* [What you will do]: Please give an exact transcription of the lines below, from the one that contains "The recorded values, in" to the very last, with no other lines.

Collected data:
- Opening Delimiter -

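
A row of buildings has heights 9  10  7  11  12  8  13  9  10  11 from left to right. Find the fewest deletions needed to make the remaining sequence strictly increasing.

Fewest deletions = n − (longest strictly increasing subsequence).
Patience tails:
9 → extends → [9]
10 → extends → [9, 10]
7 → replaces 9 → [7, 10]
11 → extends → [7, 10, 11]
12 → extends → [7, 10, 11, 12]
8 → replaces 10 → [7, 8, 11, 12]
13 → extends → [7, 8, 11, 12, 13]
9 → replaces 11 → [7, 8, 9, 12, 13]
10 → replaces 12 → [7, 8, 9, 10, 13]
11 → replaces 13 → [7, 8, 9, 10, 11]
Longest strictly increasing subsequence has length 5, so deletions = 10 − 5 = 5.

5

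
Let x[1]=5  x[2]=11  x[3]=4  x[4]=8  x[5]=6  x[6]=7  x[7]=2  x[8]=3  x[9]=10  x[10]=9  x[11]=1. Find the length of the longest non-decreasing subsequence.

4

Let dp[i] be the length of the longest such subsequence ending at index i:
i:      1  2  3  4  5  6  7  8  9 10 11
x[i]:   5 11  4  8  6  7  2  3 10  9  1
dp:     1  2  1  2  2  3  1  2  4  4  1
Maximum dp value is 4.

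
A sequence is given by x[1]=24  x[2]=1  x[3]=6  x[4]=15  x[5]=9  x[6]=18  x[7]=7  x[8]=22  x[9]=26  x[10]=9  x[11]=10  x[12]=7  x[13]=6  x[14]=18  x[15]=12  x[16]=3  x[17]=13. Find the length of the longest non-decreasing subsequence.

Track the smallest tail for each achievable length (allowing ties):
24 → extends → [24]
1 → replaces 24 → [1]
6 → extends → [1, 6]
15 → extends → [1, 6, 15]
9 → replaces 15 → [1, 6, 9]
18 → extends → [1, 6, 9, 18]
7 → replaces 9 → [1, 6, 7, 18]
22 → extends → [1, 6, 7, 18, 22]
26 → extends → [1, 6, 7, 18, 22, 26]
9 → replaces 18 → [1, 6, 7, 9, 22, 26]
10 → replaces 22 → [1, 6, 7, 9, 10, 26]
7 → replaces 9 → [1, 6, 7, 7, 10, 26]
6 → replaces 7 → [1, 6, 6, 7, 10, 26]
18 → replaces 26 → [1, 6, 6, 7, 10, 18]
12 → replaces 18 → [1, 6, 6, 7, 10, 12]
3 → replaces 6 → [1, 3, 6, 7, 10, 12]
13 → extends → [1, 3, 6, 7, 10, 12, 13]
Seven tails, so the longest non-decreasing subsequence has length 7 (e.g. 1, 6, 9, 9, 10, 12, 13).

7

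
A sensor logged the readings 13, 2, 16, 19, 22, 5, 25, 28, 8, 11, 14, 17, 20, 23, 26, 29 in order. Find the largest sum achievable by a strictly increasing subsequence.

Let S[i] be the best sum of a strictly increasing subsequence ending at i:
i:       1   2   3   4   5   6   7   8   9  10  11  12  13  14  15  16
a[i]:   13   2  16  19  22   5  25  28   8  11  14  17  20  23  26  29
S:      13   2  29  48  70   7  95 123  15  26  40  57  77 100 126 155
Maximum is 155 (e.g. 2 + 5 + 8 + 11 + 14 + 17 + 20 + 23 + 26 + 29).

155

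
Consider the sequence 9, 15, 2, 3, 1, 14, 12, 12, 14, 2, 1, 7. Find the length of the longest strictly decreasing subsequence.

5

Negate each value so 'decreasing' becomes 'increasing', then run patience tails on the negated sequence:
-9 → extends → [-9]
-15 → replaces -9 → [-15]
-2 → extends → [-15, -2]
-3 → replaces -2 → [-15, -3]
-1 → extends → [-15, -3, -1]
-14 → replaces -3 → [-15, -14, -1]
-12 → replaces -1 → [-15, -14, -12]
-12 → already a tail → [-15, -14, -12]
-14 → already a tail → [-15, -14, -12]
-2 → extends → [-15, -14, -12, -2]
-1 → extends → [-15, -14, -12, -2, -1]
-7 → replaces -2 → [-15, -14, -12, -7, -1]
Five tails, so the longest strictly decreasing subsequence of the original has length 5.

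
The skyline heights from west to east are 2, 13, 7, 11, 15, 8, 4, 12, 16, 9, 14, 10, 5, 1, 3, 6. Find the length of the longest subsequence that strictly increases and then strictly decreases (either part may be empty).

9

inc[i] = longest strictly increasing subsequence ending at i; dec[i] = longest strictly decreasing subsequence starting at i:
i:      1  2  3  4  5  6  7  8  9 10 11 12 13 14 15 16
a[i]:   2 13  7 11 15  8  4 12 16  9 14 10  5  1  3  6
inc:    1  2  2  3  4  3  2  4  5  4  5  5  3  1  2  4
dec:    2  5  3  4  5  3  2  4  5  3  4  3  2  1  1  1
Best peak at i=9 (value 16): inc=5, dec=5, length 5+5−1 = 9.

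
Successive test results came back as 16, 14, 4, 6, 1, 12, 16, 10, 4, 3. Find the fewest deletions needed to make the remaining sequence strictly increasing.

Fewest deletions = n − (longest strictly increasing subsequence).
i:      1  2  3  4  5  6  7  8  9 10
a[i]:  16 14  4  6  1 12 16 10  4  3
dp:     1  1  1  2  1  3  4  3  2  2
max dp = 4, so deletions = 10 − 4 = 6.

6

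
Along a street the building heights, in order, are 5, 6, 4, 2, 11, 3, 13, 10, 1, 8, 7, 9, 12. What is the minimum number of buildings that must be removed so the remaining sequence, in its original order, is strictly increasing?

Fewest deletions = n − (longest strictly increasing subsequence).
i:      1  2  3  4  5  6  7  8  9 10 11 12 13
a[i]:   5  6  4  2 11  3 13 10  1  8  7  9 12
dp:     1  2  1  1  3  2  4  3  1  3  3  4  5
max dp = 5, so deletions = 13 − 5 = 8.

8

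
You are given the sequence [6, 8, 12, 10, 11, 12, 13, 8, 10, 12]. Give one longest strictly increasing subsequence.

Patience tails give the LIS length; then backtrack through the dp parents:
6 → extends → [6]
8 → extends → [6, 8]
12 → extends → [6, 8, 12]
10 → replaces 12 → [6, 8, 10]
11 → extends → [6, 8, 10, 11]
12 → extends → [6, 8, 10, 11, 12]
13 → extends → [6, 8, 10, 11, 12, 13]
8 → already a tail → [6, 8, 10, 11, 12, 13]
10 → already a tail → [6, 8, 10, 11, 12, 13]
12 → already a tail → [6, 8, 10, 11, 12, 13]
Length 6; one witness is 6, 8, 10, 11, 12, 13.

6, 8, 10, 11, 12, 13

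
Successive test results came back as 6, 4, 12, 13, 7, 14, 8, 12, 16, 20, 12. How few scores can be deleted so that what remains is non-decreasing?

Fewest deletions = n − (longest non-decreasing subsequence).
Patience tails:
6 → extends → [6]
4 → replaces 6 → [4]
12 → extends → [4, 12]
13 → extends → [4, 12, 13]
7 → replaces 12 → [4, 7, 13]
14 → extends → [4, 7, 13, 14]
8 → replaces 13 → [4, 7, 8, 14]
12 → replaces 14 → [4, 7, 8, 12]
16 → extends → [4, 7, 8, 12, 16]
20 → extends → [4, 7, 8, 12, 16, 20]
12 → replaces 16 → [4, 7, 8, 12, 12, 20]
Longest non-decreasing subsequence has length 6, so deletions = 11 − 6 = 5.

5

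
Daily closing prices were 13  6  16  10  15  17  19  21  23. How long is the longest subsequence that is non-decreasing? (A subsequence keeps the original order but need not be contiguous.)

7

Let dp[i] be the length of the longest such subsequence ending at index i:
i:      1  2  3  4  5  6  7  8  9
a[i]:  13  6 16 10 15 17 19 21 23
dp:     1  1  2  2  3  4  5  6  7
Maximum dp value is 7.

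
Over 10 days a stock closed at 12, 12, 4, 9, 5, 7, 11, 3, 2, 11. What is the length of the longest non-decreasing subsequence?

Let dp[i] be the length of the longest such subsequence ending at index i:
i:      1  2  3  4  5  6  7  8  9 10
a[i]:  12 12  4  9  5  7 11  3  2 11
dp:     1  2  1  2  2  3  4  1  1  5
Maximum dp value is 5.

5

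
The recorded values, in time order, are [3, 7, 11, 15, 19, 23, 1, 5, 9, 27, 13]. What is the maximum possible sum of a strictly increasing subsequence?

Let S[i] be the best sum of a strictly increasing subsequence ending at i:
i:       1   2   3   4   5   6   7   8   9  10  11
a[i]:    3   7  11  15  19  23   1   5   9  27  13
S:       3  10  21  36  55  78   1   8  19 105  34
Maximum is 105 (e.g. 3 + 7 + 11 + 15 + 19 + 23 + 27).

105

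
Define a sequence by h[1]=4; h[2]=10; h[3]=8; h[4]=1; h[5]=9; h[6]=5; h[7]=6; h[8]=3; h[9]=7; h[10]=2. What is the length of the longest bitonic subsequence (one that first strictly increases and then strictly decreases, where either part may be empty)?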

- Closing Delimiter -

* [Answer to this task]:
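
The recorded values, in time order, are [3, 7, 11, 15, 19, 23, 1, 5, 9, 27, 13]. What is the maximum possible sum of a strictly increasing subsequence?

Let S[i] be the best sum of a strictly increasing subsequence ending at i:
i:       1   2   3   4   5   6   7   8   9  10  11
a[i]:    3   7  11  15  19  23   1   5   9  27  13
S:       3  10  21  36  55  78   1   8  19 105  34
Maximum is 105 (e.g. 3 + 7 + 11 + 15 + 19 + 23 + 27).

105

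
Define a sequence by h[1]=4; h[2]=10; h[3]=8; h[4]=1; h[5]=9; h[6]=5; h[7]=6; h[8]=3; h[9]=7; h[10]=2. What is the length of the longest bitonic subsequence (one that first strictly increases and then strictly decreases, where either part may be empty)?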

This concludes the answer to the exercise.